### [Work order]
Would you please give all the lines below again, exactly as they stand?
*** Given records ***
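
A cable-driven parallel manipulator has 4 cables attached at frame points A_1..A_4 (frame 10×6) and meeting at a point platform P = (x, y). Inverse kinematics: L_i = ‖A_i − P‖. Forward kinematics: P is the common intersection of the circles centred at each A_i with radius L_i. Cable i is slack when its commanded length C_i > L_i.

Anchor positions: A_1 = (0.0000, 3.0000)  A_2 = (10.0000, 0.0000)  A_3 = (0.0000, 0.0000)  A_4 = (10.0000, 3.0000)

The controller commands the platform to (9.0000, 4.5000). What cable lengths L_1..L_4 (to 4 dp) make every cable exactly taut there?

(9.1241, 4.6098, 10.0623, 1.8028)

cable 1: Δx=-9.0000, Δy=-1.5000; L_1 = √(Δx²+Δy²) = 9.1241
cable 2: Δx=1.0000, Δy=-4.5000; L_2 = √(Δx²+Δy²) = 4.6098
cable 3: Δx=-9.0000, Δy=-4.5000; L_3 = √(Δx²+Δy²) = 10.0623
cable 4: Δx=1.0000, Δy=-1.5000; L_4 = √(Δx²+Δy²) = 1.8028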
*** End of Given records ***
### [Response for this exercise]
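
A cable-driven parallel manipulator has 4 cables attached at frame points A_1..A_4 (frame 10×6) and meeting at a point platform P = (x, y). Inverse kinematics: L_i = ‖A_i − P‖. Forward kinematics: P is the common intersection of the circles centred at each A_i with radius L_i. Cable i is slack when its commanded length C_i > L_i.

Anchor positions: A_1 = (0.0000, 3.0000)  A_2 = (10.0000, 0.0000)  A_3 = (0.0000, 0.0000)  A_4 = (10.0000, 3.0000)

The controller commands the platform to (9.0000, 4.5000). What cable lengths L_1..L_4 (to 4 dp) make every cable exactly taut there?

(9.1241, 4.6098, 10.0623, 1.8028)

cable 1: Δx=-9.0000, Δy=-1.5000; L_1 = √(Δx²+Δy²) = 9.1241
cable 2: Δx=1.0000, Δy=-4.5000; L_2 = √(Δx²+Δy²) = 4.6098
cable 3: Δx=-9.0000, Δy=-4.5000; L_3 = √(Δx²+Δy²) = 10.0623
cable 4: Δx=1.0000, Δy=-1.5000; L_4 = √(Δx²+Δy²) = 1.8028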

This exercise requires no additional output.